■ THE INPUT
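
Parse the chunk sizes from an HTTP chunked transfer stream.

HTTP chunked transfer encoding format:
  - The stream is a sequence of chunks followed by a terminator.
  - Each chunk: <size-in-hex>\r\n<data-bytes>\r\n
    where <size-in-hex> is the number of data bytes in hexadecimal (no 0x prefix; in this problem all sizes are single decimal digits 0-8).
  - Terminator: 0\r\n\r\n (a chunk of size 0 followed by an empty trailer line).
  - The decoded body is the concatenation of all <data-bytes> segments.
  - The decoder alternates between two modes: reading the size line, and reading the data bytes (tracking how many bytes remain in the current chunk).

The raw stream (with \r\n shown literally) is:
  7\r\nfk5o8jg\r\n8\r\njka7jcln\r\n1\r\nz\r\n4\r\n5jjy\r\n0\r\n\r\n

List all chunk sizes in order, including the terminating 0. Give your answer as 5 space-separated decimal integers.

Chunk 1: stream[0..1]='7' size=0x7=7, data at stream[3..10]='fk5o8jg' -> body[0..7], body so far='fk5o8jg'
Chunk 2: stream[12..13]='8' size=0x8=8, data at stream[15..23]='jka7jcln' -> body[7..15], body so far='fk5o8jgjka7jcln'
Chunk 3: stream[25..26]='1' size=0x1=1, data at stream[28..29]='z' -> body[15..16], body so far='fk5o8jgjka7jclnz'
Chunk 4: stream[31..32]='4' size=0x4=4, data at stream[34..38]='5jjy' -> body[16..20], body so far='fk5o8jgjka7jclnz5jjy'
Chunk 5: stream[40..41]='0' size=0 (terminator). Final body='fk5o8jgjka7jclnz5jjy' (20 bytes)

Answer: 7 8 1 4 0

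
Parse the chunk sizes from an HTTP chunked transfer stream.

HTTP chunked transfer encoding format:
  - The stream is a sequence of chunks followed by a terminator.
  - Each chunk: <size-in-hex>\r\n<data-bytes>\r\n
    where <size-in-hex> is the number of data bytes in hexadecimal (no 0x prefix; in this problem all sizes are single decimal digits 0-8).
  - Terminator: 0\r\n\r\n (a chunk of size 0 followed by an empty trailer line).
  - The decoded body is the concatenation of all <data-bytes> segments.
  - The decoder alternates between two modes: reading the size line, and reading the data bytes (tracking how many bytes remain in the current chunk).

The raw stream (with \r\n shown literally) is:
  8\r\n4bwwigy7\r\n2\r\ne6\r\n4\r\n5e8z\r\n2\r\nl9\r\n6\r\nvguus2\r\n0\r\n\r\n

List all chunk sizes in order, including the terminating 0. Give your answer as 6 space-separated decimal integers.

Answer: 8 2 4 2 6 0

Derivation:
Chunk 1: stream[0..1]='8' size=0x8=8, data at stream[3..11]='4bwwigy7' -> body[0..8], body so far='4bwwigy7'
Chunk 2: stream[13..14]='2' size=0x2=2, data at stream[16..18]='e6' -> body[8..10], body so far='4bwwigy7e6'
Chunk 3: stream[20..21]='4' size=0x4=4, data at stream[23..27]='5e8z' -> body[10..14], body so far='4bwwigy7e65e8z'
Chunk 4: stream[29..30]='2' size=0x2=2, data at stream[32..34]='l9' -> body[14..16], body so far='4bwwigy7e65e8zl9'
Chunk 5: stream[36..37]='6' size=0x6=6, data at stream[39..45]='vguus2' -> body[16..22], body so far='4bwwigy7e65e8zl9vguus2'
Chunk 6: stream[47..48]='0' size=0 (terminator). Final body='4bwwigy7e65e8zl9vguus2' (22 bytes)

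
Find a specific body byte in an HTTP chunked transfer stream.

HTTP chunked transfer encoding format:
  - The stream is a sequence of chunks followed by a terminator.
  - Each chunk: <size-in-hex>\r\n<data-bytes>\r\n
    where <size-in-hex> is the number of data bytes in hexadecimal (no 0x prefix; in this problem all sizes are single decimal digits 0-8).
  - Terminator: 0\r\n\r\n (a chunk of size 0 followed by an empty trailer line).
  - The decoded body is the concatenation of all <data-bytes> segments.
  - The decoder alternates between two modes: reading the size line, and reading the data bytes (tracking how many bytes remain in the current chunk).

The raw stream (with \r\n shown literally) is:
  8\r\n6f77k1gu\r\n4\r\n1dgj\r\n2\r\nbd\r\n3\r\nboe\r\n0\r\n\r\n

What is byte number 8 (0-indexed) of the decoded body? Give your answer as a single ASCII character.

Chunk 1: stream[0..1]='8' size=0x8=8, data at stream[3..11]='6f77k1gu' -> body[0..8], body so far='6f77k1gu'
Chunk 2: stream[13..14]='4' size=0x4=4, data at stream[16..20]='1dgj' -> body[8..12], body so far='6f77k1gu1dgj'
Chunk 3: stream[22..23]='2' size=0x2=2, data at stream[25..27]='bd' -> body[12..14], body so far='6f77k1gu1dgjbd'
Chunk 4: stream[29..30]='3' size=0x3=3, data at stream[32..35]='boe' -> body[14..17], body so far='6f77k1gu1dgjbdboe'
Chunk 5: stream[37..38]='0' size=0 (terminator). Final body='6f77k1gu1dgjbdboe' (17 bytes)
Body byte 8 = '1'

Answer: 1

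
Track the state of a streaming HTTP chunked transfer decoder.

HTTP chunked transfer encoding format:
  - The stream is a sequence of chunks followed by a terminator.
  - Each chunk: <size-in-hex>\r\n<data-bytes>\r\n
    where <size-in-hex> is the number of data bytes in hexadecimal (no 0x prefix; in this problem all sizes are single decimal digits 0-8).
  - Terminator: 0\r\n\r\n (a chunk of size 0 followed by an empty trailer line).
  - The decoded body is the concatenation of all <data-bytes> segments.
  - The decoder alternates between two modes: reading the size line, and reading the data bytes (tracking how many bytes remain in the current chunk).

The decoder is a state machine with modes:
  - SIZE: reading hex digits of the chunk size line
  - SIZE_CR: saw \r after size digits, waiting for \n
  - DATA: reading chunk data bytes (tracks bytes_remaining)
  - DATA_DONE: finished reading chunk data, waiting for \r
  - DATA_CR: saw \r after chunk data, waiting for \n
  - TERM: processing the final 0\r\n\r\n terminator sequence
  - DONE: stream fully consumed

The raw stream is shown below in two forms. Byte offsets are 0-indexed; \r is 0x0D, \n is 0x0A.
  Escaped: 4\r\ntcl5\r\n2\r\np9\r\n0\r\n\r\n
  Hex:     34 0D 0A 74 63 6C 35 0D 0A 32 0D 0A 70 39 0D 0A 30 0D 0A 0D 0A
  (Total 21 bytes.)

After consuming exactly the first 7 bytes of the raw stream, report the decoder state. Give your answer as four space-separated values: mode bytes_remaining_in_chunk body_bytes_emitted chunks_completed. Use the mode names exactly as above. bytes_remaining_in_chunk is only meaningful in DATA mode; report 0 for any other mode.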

■ TASK TO COMPLETE
Each record must be repeated exactly as it appears above.

■ EXERCISE SOLUTION
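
Parse the chunk sizes from an HTTP chunked transfer stream.

HTTP chunked transfer encoding format:
  - The stream is a sequence of chunks followed by a terminator.
  - Each chunk: <size-in-hex>\r\n<data-bytes>\r\n
    where <size-in-hex> is the number of data bytes in hexadecimal (no 0x prefix; in this problem all sizes are single decimal digits 0-8).
  - Terminator: 0\r\n\r\n (a chunk of size 0 followed by an empty trailer line).
  - The decoded body is the concatenation of all <data-bytes> segments.
  - The decoder alternates between two modes: reading the size line, and reading the data bytes (tracking how many bytes remain in the current chunk).

The raw stream (with \r\n shown literally) is:
  7\r\nfk5o8jg\r\n8\r\njka7jcln\r\n1\r\nz\r\n4\r\n5jjy\r\n0\r\n\r\n

List all chunk sizes in order, including the terminating 0. Give your answer as 5 space-separated decimal integers.

Chunk 1: stream[0..1]='7' size=0x7=7, data at stream[3..10]='fk5o8jg' -> body[0..7], body so far='fk5o8jg'
Chunk 2: stream[12..13]='8' size=0x8=8, data at stream[15..23]='jka7jcln' -> body[7..15], body so far='fk5o8jgjka7jcln'
Chunk 3: stream[25..26]='1' size=0x1=1, data at stream[28..29]='z' -> body[15..16], body so far='fk5o8jgjka7jclnz'
Chunk 4: stream[31..32]='4' size=0x4=4, data at stream[34..38]='5jjy' -> body[16..20], body so far='fk5o8jgjka7jclnz5jjy'
Chunk 5: stream[40..41]='0' size=0 (terminator). Final body='fk5o8jgjka7jclnz5jjy' (20 bytes)

Answer: 7 8 1 4 0

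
Parse the chunk sizes from an HTTP chunked transfer stream.

HTTP chunked transfer encoding format:
  - The stream is a sequence of chunks followed by a terminator.
  - Each chunk: <size-in-hex>\r\n<data-bytes>\r\n
    where <size-in-hex> is the number of data bytes in hexadecimal (no 0x prefix; in this problem all sizes are single decimal digits 0-8).
  - Terminator: 0\r\n\r\n (a chunk of size 0 followed by an empty trailer line).
  - The decoded body is the concatenation of all <data-bytes> segments.
  - The decoder alternates between two modes: reading the size line, and reading the data bytes (tracking how many bytes remain in the current chunk).

The raw stream (with \r\n shown literally) is:
  8\r\n4bwwigy7\r\n2\r\ne6\r\n4\r\n5e8z\r\n2\r\nl9\r\n6\r\nvguus2\r\n0\r\n\r\n

List all chunk sizes in order, including the terminating 0. Give your answer as 6 space-separated decimal integers.

Answer: 8 2 4 2 6 0

Derivation:
Chunk 1: stream[0..1]='8' size=0x8=8, data at stream[3..11]='4bwwigy7' -> body[0..8], body so far='4bwwigy7'
Chunk 2: stream[13..14]='2' size=0x2=2, data at stream[16..18]='e6' -> body[8..10], body so far='4bwwigy7e6'
Chunk 3: stream[20..21]='4' size=0x4=4, data at stream[23..27]='5e8z' -> body[10..14], body so far='4bwwigy7e65e8z'
Chunk 4: stream[29..30]='2' size=0x2=2, data at stream[32..34]='l9' -> body[14..16], body so far='4bwwigy7e65e8zl9'
Chunk 5: stream[36..37]='6' size=0x6=6, data at stream[39..45]='vguus2' -> body[16..22], body so far='4bwwigy7e65e8zl9vguus2'
Chunk 6: stream[47..48]='0' size=0 (terminator). Final body='4bwwigy7e65e8zl9vguus2' (22 bytes)

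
Find a specific body byte in an HTTP chunked transfer stream.

HTTP chunked transfer encoding format:
  - The stream is a sequence of chunks followed by a terminator.
  - Each chunk: <size-in-hex>\r\n<data-bytes>\r\n
    where <size-in-hex> is the number of data bytes in hexadecimal (no 0x prefix; in this problem all sizes are single decimal digits 0-8).
  - Terminator: 0\r\n\r\n (a chunk of size 0 followed by an empty trailer line).
  - The decoded body is the concatenation of all <data-bytes> segments.
  - The decoder alternates between two modes: reading the size line, and reading the data bytes (tracking how many bytes remain in the current chunk).

The raw stream (with \r\n shown literally) is:
  8\r\n6f77k1gu\r\n4\r\n1dgj\r\n2\r\nbd\r\n3\r\nboe\r\n0\r\n\r\n

What is byte number 8 (0-indexed) of the decoded body? Give your answer as a single ASCII character.

Chunk 1: stream[0..1]='8' size=0x8=8, data at stream[3..11]='6f77k1gu' -> body[0..8], body so far='6f77k1gu'
Chunk 2: stream[13..14]='4' size=0x4=4, data at stream[16..20]='1dgj' -> body[8..12], body so far='6f77k1gu1dgj'
Chunk 3: stream[22..23]='2' size=0x2=2, data at stream[25..27]='bd' -> body[12..14], body so far='6f77k1gu1dgjbd'
Chunk 4: stream[29..30]='3' size=0x3=3, data at stream[32..35]='boe' -> body[14..17], body so far='6f77k1gu1dgjbdboe'
Chunk 5: stream[37..38]='0' size=0 (terminator). Final body='6f77k1gu1dgjbdboe' (17 bytes)
Body byte 8 = '1'

Answer: 1

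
Track the state of a streaming HTTP chunked transfer decoder.

HTTP chunked transfer encoding format:
  - The stream is a sequence of chunks followed by a terminator.
  - Each chunk: <size-in-hex>\r\n<data-bytes>\r\n
    where <size-in-hex> is the number of data bytes in hexadecimal (no 0x prefix; in this problem all sizes are single decimal digits 0-8).
  - Terminator: 0\r\n\r\n (a chunk of size 0 followed by an empty trailer line).
  - The decoded body is the concatenation of all <data-bytes> segments.
  - The decoder alternates between two modes: reading the size line, and reading the data bytes (tracking how many bytes remain in the current chunk).

The decoder is a state machine with modes:
  - SIZE: reading hex digits of the chunk size line
  - SIZE_CR: saw \r after size digits, waiting for \n
  - DATA: reading chunk data bytes (tracks bytes_remaining)
  - DATA_DONE: finished reading chunk data, waiting for \r
  - DATA_CR: saw \r after chunk data, waiting for \n
  - TERM: processing the final 0\r\n\r\n terminator sequence
  - DONE: stream fully consumed

The raw stream is shown below in two forms. Byte offsets are 0-indexed; \r is 0x0D, \n is 0x0A.
  Escaped: 4\r\ntcl5\r\n2\r\np9\r\n0\r\n\r\n
  Hex:     34 0D 0A 74 63 6C 35 0D 0A 32 0D 0A 70 39 0D 0A 30 0D 0A 0D 0A
  (Total 21 bytes.)

After consuming exactly the first 7 bytes of the raw stream, report the decoder state. Give your answer as four space-separated values: mode bytes_remaining_in_chunk body_bytes_emitted chunks_completed. Use the mode names exactly as above. bytes_remaining_in_chunk is only meaningful in DATA mode; report 0 for any other mode.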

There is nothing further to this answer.